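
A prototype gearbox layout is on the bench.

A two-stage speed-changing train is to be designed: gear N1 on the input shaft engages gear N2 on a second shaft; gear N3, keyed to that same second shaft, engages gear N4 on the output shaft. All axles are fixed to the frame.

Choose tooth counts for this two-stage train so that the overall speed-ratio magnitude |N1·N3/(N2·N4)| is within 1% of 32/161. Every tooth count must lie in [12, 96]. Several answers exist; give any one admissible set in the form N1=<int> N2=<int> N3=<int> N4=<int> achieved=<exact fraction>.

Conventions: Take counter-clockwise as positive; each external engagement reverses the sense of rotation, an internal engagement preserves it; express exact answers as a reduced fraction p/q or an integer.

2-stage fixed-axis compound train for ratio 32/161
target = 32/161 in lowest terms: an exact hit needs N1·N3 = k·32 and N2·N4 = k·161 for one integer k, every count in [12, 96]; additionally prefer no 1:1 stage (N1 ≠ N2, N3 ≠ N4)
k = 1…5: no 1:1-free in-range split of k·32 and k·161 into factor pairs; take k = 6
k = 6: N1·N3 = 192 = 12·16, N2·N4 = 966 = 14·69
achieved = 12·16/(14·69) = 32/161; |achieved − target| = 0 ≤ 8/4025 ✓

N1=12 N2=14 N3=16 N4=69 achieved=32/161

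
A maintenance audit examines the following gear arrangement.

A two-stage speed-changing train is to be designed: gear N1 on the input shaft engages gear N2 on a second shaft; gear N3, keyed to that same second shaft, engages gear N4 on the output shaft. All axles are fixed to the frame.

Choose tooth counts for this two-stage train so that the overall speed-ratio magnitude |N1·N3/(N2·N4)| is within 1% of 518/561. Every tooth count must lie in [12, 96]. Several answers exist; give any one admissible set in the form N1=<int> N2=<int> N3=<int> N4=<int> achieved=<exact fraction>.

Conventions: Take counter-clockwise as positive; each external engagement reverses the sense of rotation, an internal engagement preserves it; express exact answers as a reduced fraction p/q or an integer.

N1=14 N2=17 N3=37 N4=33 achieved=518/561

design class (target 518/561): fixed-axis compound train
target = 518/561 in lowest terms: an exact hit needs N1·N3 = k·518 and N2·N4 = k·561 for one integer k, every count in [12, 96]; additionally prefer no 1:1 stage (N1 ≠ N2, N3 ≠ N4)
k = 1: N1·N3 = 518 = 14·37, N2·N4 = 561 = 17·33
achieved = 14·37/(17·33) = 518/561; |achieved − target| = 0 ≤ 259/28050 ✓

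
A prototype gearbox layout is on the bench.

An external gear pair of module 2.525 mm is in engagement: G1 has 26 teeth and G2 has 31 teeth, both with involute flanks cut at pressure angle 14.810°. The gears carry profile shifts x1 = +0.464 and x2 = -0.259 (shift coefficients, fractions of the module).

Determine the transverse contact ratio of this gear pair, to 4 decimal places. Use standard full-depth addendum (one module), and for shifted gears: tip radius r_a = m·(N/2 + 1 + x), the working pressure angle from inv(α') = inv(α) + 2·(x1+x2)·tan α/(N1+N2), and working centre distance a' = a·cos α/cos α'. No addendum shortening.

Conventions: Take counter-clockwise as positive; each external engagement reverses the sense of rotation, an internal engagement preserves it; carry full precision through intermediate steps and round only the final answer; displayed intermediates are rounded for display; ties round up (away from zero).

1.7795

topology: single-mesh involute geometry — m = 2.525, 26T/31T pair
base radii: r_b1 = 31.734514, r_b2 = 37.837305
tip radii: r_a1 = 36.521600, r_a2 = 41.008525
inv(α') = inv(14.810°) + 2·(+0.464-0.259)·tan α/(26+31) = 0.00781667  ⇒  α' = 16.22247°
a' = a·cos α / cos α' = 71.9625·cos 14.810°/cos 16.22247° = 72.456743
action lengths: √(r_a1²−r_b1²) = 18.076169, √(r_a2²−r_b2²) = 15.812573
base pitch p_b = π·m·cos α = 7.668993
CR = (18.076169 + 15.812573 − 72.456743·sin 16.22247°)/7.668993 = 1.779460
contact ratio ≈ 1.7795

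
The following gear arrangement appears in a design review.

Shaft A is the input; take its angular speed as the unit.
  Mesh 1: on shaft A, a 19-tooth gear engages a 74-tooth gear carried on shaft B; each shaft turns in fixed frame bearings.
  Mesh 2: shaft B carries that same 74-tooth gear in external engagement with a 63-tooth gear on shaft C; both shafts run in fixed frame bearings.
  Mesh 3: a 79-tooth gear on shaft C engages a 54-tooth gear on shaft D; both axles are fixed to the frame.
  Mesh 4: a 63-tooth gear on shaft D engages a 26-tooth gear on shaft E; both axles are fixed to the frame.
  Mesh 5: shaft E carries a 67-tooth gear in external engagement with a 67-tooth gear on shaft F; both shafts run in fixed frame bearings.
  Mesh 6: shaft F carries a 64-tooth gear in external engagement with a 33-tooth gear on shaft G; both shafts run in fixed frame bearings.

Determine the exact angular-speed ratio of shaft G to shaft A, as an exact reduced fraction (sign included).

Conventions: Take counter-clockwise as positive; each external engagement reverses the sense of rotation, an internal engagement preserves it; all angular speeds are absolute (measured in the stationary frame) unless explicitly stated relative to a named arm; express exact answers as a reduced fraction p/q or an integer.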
---
What you need to do:
From the records above, copy only the lines starting with the line that holds "1% of 518/561." and going on through the line that holds "Determine the transverse", exactly as written.

Response to this task:
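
Choose tooth counts for this two-stage train so that the overall speed-ratio magnitude |N1·N3/(N2·N4)| is within 1% of 518/561. Every tooth count must lie in [12, 96]. Several answers exist; give any one admissible set in the form N1=<int> N2=<int> N3=<int> N4=<int> achieved=<exact fraction>.

Conventions: Take counter-clockwise as positive; each external engagement reverses the sense of rotation, an internal engagement preserves it; express exact answers as a reduced fraction p/q or an integer.

N1=14 N2=17 N3=37 N4=33 achieved=518/561

design class (target 518/561): fixed-axis compound train
target = 518/561 in lowest terms: an exact hit needs N1·N3 = k·518 and N2·N4 = k·561 for one integer k, every count in [12, 96]; additionally prefer no 1:1 stage (N1 ≠ N2, N3 ≠ N4)
k = 1: N1·N3 = 518 = 14·37, N2·N4 = 561 = 17·33
achieved = 14·37/(17·33) = 518/561; |achieved − target| = 0 ≤ 259/28050 ✓

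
A prototype gearbox layout is on the bench.

An external gear pair of module 2.525 mm is in engagement: G1 has 26 teeth and G2 has 31 teeth, both with involute flanks cut at pressure angle 14.810°. The gears carry profile shifts x1 = +0.464 and x2 = -0.259 (shift coefficients, fractions of the module).

Determine the transverse contact ratio of this gear pair, to 4 decimal places. Use standard full-depth addendum (one module), and for shifted gears: tip radius r_a = m·(N/2 + 1 + x), the working pressure angle from inv(α') = inv(α) + 2·(x1+x2)·tan α/(N1+N2), and working centre distance a' = a·cos α/cos α'. No addendum shortening.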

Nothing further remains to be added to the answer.